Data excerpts
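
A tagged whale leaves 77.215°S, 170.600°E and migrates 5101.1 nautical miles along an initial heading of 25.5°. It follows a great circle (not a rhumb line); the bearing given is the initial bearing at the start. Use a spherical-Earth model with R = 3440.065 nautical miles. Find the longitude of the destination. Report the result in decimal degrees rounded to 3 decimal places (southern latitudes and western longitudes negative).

longitude -163.829°

Central angle δ = d/R = 1.482850 rad.
Start latitude φ₁ = -1.347656 rad; initial bearing θ = 0.445059 rad.
sin φ₂ = sin φ₁ cos δ + cos φ₁ sin δ cos θ = (-0.975207)(0.087833) + (0.221293)(0.996135)(0.902585) = 0.113309
φ₂ = asin(0.113309) = 0.113552 rad = 6.506°.
For the longitude increment, Δλ = atan2( sin θ sin δ cos φ₁, cos δ − sin φ₁ sin φ₂ ) = atan2(0.094901, 0.198332) = 25.571°.
λ₂ = 170.600° + 25.571° = 196.171°, normalized to (−180°, 180°] → -163.829°.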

◆ DIRECTIONS FOR THIS TASK:
All of the entries above need to be reproduced exactly.

◆ REPLY:
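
A tagged whale leaves 77.215°S, 170.600°E and migrates 5101.1 nautical miles along an initial heading of 25.5°. It follows a great circle (not a rhumb line); the bearing given is the initial bearing at the start. Use a spherical-Earth model with R = 3440.065 nautical miles. Find the longitude of the destination. Report the result in decimal degrees rounded to 3 decimal places (southern latitudes and western longitudes negative).

longitude -163.829°

Central angle δ = d/R = 1.482850 rad.
Start latitude φ₁ = -1.347656 rad; initial bearing θ = 0.445059 rad.
sin φ₂ = sin φ₁ cos δ + cos φ₁ sin δ cos θ = (-0.975207)(0.087833) + (0.221293)(0.996135)(0.902585) = 0.113309
φ₂ = asin(0.113309) = 0.113552 rad = 6.506°.
For the longitude increment, Δλ = atan2( sin θ sin δ cos φ₁, cos δ − sin φ₁ sin φ₂ ) = atan2(0.094901, 0.198332) = 25.571°.
λ₂ = 170.600° + 25.571° = 196.171°, normalized to (−180°, 180°] → -163.829°.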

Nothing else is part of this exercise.